Read the data that follows. Then repeat it exactly.
○ ○ ○
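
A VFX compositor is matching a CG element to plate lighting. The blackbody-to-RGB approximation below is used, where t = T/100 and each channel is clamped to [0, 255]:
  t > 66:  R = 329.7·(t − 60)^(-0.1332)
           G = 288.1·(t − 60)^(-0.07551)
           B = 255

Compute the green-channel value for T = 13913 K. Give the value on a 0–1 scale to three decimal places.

0.812

t = 13913/100 = 139.13; the t > 66 branch applies.
G = 288.1·(139.13 − 60)^(-0.07551) = 288.1·79.13^(-0.07551) = 288.1·0.71888 = 207.109.
On a 0–1 scale: 207.109/255 = 0.8122 → 0.812.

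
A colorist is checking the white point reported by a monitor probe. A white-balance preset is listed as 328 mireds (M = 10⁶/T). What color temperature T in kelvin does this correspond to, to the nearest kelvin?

3049 K

T = 10⁶ / 328 = 3048.78 K → 3049 K.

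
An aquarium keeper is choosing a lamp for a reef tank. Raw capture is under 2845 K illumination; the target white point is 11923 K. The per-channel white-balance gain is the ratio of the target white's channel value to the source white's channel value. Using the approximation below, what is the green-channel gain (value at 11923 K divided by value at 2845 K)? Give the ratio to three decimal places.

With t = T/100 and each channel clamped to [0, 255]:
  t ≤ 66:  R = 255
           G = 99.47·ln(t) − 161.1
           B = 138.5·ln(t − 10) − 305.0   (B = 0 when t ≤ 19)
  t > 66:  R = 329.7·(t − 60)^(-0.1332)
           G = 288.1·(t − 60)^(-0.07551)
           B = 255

At 2845 K (t = 28.45):
  G = 99.47·ln 28.45 − 161.1 = 99.47·3.3481 − 161.1 = 171.940.
At 11923 K (t = 119.23):
  G = 288.1·(119.23 − 60)^(-0.07551) = 288.1·59.23^(-0.07551) = 288.1·0.73478 = 211.689.
Gain = 211.689 / 171.940 = 1.2312 → 1.231.

1.231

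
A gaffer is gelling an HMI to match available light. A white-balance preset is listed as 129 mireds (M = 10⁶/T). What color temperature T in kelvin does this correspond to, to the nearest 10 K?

7750 K

T = 10⁶ / 129 = 7751.94 K → 7750 K.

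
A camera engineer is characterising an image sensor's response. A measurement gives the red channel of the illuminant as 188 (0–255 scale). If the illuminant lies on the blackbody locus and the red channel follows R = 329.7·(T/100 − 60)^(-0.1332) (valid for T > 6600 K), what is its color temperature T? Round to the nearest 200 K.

(t − 60)^(-0.1332) = 188/329.7 = 0.57022.
t − 60 = 0.57022^(1/-0.1332) = 0.57022^(-7.508) = 67.848, so t = 127.848.
T = 100·t = 12785 K → 12800 K to the nearest 200 K.

12800 K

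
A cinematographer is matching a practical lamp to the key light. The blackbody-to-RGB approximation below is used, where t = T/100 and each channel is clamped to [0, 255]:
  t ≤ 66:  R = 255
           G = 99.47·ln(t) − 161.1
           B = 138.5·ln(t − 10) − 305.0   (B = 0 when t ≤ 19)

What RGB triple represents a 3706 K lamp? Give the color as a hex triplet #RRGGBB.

#FFC698

t = 3706/100 = 37.06; the t ≤ 66 branch applies.
R = 255 by definition for t ≤ 66.
G = 99.47·ln 37.06 − 161.1 = 99.47·3.6125 − 161.1 = 198.239.
B = 138.5·ln(37.06 − 10) − 305.0 = 138.5·ln 27.06 − 305.0 = 138.5·3.2981 − 305.0 = 151.781.
Rounded: (255, 198, 152).
In hex: #FFC698.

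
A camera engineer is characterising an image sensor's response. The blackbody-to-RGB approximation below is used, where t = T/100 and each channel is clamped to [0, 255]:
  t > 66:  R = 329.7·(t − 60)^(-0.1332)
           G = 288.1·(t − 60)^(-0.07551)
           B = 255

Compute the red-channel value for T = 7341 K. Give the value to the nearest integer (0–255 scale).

t = 7341/100 = 73.41; the t > 66 branch applies.
R = 329.7·(73.41 − 60)^(-0.1332) = 329.7·13.41^(-0.1332) = 329.7·0.70766 = 233.316.
Rounded: 233.

233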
○ ○ ○
§ **Task solution**
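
A VFX compositor is matching a CG element to plate lighting. The blackbody-to-RGB approximation below is used, where t = T/100 and each channel is clamped to [0, 255]:
  t > 66:  R = 329.7·(t − 60)^(-0.1332)
           G = 288.1·(t − 60)^(-0.07551)
           B = 255

Compute the green-channel value for T = 13913 K. Give the value on a 0–1 scale to three decimal places.

0.812

t = 13913/100 = 139.13; the t > 66 branch applies.
G = 288.1·(139.13 − 60)^(-0.07551) = 288.1·79.13^(-0.07551) = 288.1·0.71888 = 207.109.
On a 0–1 scale: 207.109/255 = 0.8122 → 0.812.

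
A colorist is checking the white point reported by a monitor probe. A white-balance preset is listed as 328 mireds (M = 10⁶/T). What color temperature T in kelvin does this correspond to, to the nearest kelvin?

3049 K

T = 10⁶ / 328 = 3048.78 K → 3049 K.

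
An aquarium keeper is choosing a lamp for a reef tank. Raw capture is under 2845 K illumination; the target white point is 11923 K. The per-channel white-balance gain is the ratio of the target white's channel value to the source white's channel value. Using the approximation below, what is the green-channel gain (value at 11923 K divided by value at 2845 K)? Give the ratio to three decimal places.

With t = T/100 and each channel clamped to [0, 255]:
  t ≤ 66:  R = 255
           G = 99.47·ln(t) − 161.1
           B = 138.5·ln(t − 10) − 305.0   (B = 0 when t ≤ 19)
  t > 66:  R = 329.7·(t − 60)^(-0.1332)
           G = 288.1·(t − 60)^(-0.07551)
           B = 255

At 2845 K (t = 28.45):
  G = 99.47·ln 28.45 − 161.1 = 99.47·3.3481 − 161.1 = 171.940.
At 11923 K (t = 119.23):
  G = 288.1·(119.23 − 60)^(-0.07551) = 288.1·59.23^(-0.07551) = 288.1·0.73478 = 211.689.
Gain = 211.689 / 171.940 = 1.2312 → 1.231.

1.231

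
A gaffer is gelling an HMI to match available light. A white-balance preset is listed as 129 mireds (M = 10⁶/T). What color temperature T in kelvin does this correspond to, to the nearest 10 K?

7750 K

T = 10⁶ / 129 = 7751.94 K → 7750 K.

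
A camera engineer is characterising an image sensor's response. A measurement gives the red channel of the illuminant as 188 (0–255 scale). If the illuminant lies on the blackbody locus and the red channel follows R = 329.7·(T/100 − 60)^(-0.1332) (valid for T > 6600 K), what is its color temperature T? Round to the nearest 200 K.

(t − 60)^(-0.1332) = 188/329.7 = 0.57022.
t − 60 = 0.57022^(1/-0.1332) = 0.57022^(-7.508) = 67.848, so t = 127.848.
T = 100·t = 12785 K → 12800 K to the nearest 200 K.

12800 K

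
A cinematographer is matching a practical lamp to the key light. The blackbody-to-RGB approximation below is used, where t = T/100 and each channel is clamped to [0, 255]:
  t ≤ 66:  R = 255
           G = 99.47·ln(t) − 161.1
           B = 138.5·ln(t − 10) − 305.0   (B = 0 when t ≤ 19)

What RGB triple represents a 3706 K lamp? Give the color as a hex triplet #RRGGBB.

#FFC698

t = 3706/100 = 37.06; the t ≤ 66 branch applies.
R = 255 by definition for t ≤ 66.
G = 99.47·ln 37.06 − 161.1 = 99.47·3.6125 − 161.1 = 198.239.
B = 138.5·ln(37.06 − 10) − 305.0 = 138.5·ln 27.06 − 305.0 = 138.5·3.2981 − 305.0 = 151.781.
Rounded: (255, 198, 152).
In hex: #FFC698.

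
A camera engineer is characterising an image sensor's response. The blackbody-to-RGB approximation below is used, where t = T/100 and each channel is clamped to [0, 255]:
  t > 66:  R = 329.7·(t − 60)^(-0.1332)
           G = 288.1·(t − 60)^(-0.07551)
           B = 255

Compute the red-channel value for T = 7341 K. Give the value to the nearest integer (0–255 scale).

t = 7341/100 = 73.41; the t > 66 branch applies.
R = 329.7·(73.41 − 60)^(-0.1332) = 329.7·13.41^(-0.1332) = 329.7·0.70766 = 233.316.
Rounded: 233.

233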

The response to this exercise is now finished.